BEGIN EXERCISE INPUT

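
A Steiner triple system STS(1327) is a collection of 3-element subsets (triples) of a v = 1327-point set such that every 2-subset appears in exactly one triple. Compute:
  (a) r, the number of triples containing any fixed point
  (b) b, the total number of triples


An STS(v) is a 2-(v, 3, 1) BIBD: block size k = 3, λ = 1.
Replication: r(k − 1) = λ(v − 1) ⇒ r·2 = 1327 − 1 = 1326 ⇒ r = 663.
Block count: bk = vr ⇒ b·3 = 1327·663 = 879801 ⇒ b = 293267.
(Check via b = v(v − 1)/6 = 1327·1326/6 = 1759602/6 = 293267.)

r = 663, b = 293267.


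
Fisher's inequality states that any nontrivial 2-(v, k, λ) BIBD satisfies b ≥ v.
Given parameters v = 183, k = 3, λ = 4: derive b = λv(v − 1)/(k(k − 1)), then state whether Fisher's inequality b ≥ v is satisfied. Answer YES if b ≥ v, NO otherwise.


b = λv(v − 1)/(k(k − 1)) = 4·183·182/(3·2) = 133224/6 = 22204.
Compare with v = 183: b ≥ v, so Fisher's inequality holds.

YES


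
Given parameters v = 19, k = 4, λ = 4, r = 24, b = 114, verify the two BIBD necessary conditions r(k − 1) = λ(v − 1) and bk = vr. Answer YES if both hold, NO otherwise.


Condition (i): r(k − 1) = 24·3 = 72; λ(v − 1) = 4·18 = 72. Match? YES.
Condition (ii): bk = 114·4 = 456; vr = 19·24 = 456. Match? YES.
Both conditions hold? YES.

YES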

END EXERCISE INPUT

AIM OF THE EXERCISE
Select all lines with the word "that" from the entries above.

EXERCISE RESULT
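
A Steiner triple system STS(1327) is a collection of 3-element subsets (triples) of a v = 1327-point set such that every 2-subset appears in exactly one triple. Compute:
Fisher's inequality states that any nontrivial 2-(v, k, λ) BIBD satisfies b ≥ v.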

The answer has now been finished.